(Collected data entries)
Start of Block

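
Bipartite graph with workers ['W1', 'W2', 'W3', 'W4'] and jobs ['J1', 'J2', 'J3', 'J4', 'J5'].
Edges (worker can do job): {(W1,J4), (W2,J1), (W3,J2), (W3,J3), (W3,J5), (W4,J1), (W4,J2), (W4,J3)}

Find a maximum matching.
Matching: {(W1,J4), (W2,J1), (W3,J5), (W4,J2)}

Maximum matching (size 4):
  W1 → J4
  W2 → J1
  W3 → J5
  W4 → J2

Each worker is assigned to at most one job, and each job to at most one worker.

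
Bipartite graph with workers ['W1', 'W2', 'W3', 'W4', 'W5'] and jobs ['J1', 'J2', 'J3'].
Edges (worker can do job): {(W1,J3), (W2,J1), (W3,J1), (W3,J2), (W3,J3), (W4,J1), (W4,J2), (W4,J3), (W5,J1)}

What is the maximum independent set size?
Maximum independent set = 5

By König's theorem:
- Min vertex cover = Max matching = 3
- Max independent set = Total vertices - Min vertex cover
- Max independent set = 8 - 3 = 5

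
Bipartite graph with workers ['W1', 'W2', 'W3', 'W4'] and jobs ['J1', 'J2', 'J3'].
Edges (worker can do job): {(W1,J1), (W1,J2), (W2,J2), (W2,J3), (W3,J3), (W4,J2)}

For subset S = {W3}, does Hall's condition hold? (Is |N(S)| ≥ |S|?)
Yes: |N(S)| = 1, |S| = 1

Subset S = {W3}
Neighbors N(S) = {J3}

|N(S)| = 1, |S| = 1
Hall's condition: |N(S)| ≥ |S| is satisfied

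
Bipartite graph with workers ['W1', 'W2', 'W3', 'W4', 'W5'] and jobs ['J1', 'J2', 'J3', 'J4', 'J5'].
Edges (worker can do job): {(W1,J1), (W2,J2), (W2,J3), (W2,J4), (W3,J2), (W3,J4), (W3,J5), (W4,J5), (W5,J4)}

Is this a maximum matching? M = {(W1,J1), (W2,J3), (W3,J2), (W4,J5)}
No, size 4 is not maximum

Proposed matching has size 4.
Maximum matching size for this graph: 5.

This is NOT maximum - can be improved to size 5.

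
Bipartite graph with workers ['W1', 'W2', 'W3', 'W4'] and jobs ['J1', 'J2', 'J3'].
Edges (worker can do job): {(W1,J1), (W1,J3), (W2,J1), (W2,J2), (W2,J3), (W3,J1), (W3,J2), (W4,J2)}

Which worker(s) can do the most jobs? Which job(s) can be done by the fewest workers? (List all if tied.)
Most versatile: W2 (3 jobs); Least covered: J3 (2 workers)

Worker degrees (jobs they can do): W1:2, W2:3, W3:2, W4:1
Job degrees (workers who can do it): J1:3, J2:3, J3:2

Maximum worker degree is 3, achieved by: W2
Minimum job degree is 2, achieved by: J3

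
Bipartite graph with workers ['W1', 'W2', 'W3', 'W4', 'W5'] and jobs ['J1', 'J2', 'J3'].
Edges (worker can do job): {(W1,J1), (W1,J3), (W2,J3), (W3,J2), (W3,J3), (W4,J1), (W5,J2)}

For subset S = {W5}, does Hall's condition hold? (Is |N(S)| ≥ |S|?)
Yes: |N(S)| = 1, |S| = 1

Subset S = {W5}
Neighbors N(S) = {J2}

|N(S)| = 1, |S| = 1
Hall's condition: |N(S)| ≥ |S| is satisfied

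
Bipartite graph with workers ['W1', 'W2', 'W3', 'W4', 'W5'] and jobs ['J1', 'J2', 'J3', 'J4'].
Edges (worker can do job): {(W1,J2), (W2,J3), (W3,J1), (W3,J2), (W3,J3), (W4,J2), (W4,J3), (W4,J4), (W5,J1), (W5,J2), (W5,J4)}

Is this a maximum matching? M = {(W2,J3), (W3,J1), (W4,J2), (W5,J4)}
Yes, size 4 is maximum

Proposed matching has size 4.
Maximum matching size for this graph: 4.

This is a maximum matching.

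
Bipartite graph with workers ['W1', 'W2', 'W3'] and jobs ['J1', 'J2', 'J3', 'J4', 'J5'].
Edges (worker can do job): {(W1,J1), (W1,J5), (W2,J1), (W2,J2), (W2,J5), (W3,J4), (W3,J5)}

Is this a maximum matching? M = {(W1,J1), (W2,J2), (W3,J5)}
Yes, size 3 is maximum

Proposed matching has size 3.
Maximum matching size for this graph: 3.

This is a maximum matching.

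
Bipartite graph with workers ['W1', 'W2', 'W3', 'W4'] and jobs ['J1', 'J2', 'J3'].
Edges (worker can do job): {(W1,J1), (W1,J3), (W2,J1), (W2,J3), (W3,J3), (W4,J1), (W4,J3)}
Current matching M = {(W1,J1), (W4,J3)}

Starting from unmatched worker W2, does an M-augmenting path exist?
No augmenting path from W2

Alternating search from W2 reaches jobs: {J1, J3}.
Every reachable job is already matched in M, and following those matched edges back to workers exposes no further unvisited jobs.
No M-augmenting path from W2 exists.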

End of Block

An exact transcription of all the records is required.

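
Bipartite graph with workers ['W1', 'W2', 'W3', 'W4'] and jobs ['J1', 'J2', 'J3', 'J4', 'J5'].
Edges (worker can do job): {(W1,J4), (W2,J1), (W3,J2), (W3,J3), (W3,J5), (W4,J1), (W4,J2), (W4,J3)}

Find a maximum matching.
Matching: {(W1,J4), (W2,J1), (W3,J5), (W4,J2)}

Maximum matching (size 4):
  W1 → J4
  W2 → J1
  W3 → J5
  W4 → J2

Each worker is assigned to at most one job, and each job to at most one worker.

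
Bipartite graph with workers ['W1', 'W2', 'W3', 'W4', 'W5'] and jobs ['J1', 'J2', 'J3'].
Edges (worker can do job): {(W1,J3), (W2,J1), (W3,J1), (W3,J2), (W3,J3), (W4,J1), (W4,J2), (W4,J3), (W5,J1)}

What is the maximum independent set size?
Maximum independent set = 5

By König's theorem:
- Min vertex cover = Max matching = 3
- Max independent set = Total vertices - Min vertex cover
- Max independent set = 8 - 3 = 5

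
Bipartite graph with workers ['W1', 'W2', 'W3', 'W4'] and jobs ['J1', 'J2', 'J3'].
Edges (worker can do job): {(W1,J1), (W1,J2), (W2,J2), (W2,J3), (W3,J3), (W4,J2)}

For subset S = {W3}, does Hall's condition hold? (Is |N(S)| ≥ |S|?)
Yes: |N(S)| = 1, |S| = 1

Subset S = {W3}
Neighbors N(S) = {J3}

|N(S)| = 1, |S| = 1
Hall's condition: |N(S)| ≥ |S| is satisfied

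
Bipartite graph with workers ['W1', 'W2', 'W3', 'W4', 'W5'] and jobs ['J1', 'J2', 'J3', 'J4', 'J5'].
Edges (worker can do job): {(W1,J1), (W2,J2), (W2,J3), (W2,J4), (W3,J2), (W3,J4), (W3,J5), (W4,J5), (W5,J4)}

Is this a maximum matching? M = {(W1,J1), (W2,J3), (W3,J2), (W4,J5)}
No, size 4 is not maximum

Proposed matching has size 4.
Maximum matching size for this graph: 5.

This is NOT maximum - can be improved to size 5.

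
Bipartite graph with workers ['W1', 'W2', 'W3', 'W4'] and jobs ['J1', 'J2', 'J3'].
Edges (worker can do job): {(W1,J1), (W1,J3), (W2,J1), (W2,J2), (W2,J3), (W3,J1), (W3,J2), (W4,J2)}

Which worker(s) can do the most jobs? Which job(s) can be done by the fewest workers? (List all if tied.)
Most versatile: W2 (3 jobs); Least covered: J3 (2 workers)

Worker degrees (jobs they can do): W1:2, W2:3, W3:2, W4:1
Job degrees (workers who can do it): J1:3, J2:3, J3:2

Maximum worker degree is 3, achieved by: W2
Minimum job degree is 2, achieved by: J3

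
Bipartite graph with workers ['W1', 'W2', 'W3', 'W4', 'W5'] and jobs ['J1', 'J2', 'J3'].
Edges (worker can do job): {(W1,J1), (W1,J3), (W2,J3), (W3,J2), (W3,J3), (W4,J1), (W5,J2)}

For subset S = {W5}, does Hall's condition hold? (Is |N(S)| ≥ |S|?)
Yes: |N(S)| = 1, |S| = 1

Subset S = {W5}
Neighbors N(S) = {J2}

|N(S)| = 1, |S| = 1
Hall's condition: |N(S)| ≥ |S| is satisfied

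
Bipartite graph with workers ['W1', 'W2', 'W3', 'W4', 'W5'] and jobs ['J1', 'J2', 'J3', 'J4'].
Edges (worker can do job): {(W1,J2), (W2,J3), (W3,J1), (W3,J2), (W3,J3), (W4,J2), (W4,J3), (W4,J4), (W5,J1), (W5,J2), (W5,J4)}

Is this a maximum matching? M = {(W2,J3), (W3,J1), (W4,J2), (W5,J4)}
Yes, size 4 is maximum

Proposed matching has size 4.
Maximum matching size for this graph: 4.

This is a maximum matching.

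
Bipartite graph with workers ['W1', 'W2', 'W3'] and jobs ['J1', 'J2', 'J3', 'J4', 'J5'].
Edges (worker can do job): {(W1,J1), (W1,J5), (W2,J1), (W2,J2), (W2,J5), (W3,J4), (W3,J5)}

Is this a maximum matching? M = {(W1,J1), (W2,J2), (W3,J5)}
Yes, size 3 is maximum

Proposed matching has size 3.
Maximum matching size for this graph: 3.

This is a maximum matching.

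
Bipartite graph with workers ['W1', 'W2', 'W3', 'W4'] and jobs ['J1', 'J2', 'J3'].
Edges (worker can do job): {(W1,J1), (W1,J3), (W2,J1), (W2,J3), (W3,J3), (W4,J1), (W4,J3)}
Current matching M = {(W1,J1), (W4,J3)}

Starting from unmatched worker W2, does an M-augmenting path exist?
No augmenting path from W2

Alternating search from W2 reaches jobs: {J1, J3}.
Every reachable job is already matched in M, and following those matched edges back to workers exposes no further unvisited jobs.
No M-augmenting path from W2 exists.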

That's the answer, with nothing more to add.